[[ Extracted records, beginning ]]

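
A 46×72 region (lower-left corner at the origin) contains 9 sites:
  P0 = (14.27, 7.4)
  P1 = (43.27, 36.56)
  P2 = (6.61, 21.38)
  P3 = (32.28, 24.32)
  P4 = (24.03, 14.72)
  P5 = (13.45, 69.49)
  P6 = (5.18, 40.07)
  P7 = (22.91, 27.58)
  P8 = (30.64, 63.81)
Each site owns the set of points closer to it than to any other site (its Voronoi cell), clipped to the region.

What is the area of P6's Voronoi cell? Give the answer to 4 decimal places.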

[[ Extracted records, end ]]

Give back, exactly and with nothing added, the lines from the line containing "P8 = (30.64, 63.81)" through the final line of the records above, both of them included.

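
  P8 = (30.64, 63.81)
Each site owns the set of points closer to it than to any other site (its Voronoi cell), clipped to the region.

What is the area of P6's Voronoi cell? Give the answer to 4 decimal places.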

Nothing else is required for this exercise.